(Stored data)
*** Block opens ***
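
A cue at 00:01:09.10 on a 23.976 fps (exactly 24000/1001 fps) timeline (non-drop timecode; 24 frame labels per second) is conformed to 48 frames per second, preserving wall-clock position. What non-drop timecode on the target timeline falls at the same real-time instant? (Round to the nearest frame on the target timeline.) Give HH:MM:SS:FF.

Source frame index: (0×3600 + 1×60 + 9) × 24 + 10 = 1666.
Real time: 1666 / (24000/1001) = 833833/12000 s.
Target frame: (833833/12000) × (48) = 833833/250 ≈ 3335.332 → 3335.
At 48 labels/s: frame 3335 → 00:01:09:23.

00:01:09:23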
*** Block closes ***
*** Block opens ***
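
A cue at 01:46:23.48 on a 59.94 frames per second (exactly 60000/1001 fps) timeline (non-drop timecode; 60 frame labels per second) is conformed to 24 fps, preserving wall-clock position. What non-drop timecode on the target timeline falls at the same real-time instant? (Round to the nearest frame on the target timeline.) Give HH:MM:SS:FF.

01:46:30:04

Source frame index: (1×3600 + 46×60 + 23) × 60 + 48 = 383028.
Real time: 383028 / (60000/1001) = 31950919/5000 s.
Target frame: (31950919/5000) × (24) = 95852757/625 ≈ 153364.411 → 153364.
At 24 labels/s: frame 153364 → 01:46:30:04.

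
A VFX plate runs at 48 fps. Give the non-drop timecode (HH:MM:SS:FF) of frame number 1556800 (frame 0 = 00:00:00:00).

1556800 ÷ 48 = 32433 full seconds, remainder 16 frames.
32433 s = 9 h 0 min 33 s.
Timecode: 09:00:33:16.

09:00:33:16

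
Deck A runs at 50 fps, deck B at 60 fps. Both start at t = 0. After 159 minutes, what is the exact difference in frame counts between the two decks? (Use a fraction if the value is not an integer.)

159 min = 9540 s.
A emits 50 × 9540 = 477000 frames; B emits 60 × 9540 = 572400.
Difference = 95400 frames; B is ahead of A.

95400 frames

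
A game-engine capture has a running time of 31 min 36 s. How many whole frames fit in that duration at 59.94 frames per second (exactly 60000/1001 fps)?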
*** Block closes ***
What this task involves: Take the lines above from the one containing "A VFX plate" to the one containing "A game-engine capture" and retype them exactly, both ends included, with nothing added.

Your response:
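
A VFX plate runs at 48 fps. Give the non-drop timecode (HH:MM:SS:FF) of frame number 1556800 (frame 0 = 00:00:00:00).

1556800 ÷ 48 = 32433 full seconds, remainder 16 frames.
32433 s = 9 h 0 min 33 s.
Timecode: 09:00:33:16.

09:00:33:16

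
Deck A runs at 50 fps, deck B at 60 fps. Both start at t = 0. After 159 minutes, what is the exact difference in frame counts between the two decks? (Use a fraction if the value is not an integer.)

159 min = 9540 s.
A emits 50 × 9540 = 477000 frames; B emits 60 × 9540 = 572400.
Difference = 95400 frames; B is ahead of A.

95400 frames

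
A game-engine capture has a running time of 31 min 36 s. How many whole frames fit in that duration at 59.94 frames per second (exactly 60000/1001 fps)?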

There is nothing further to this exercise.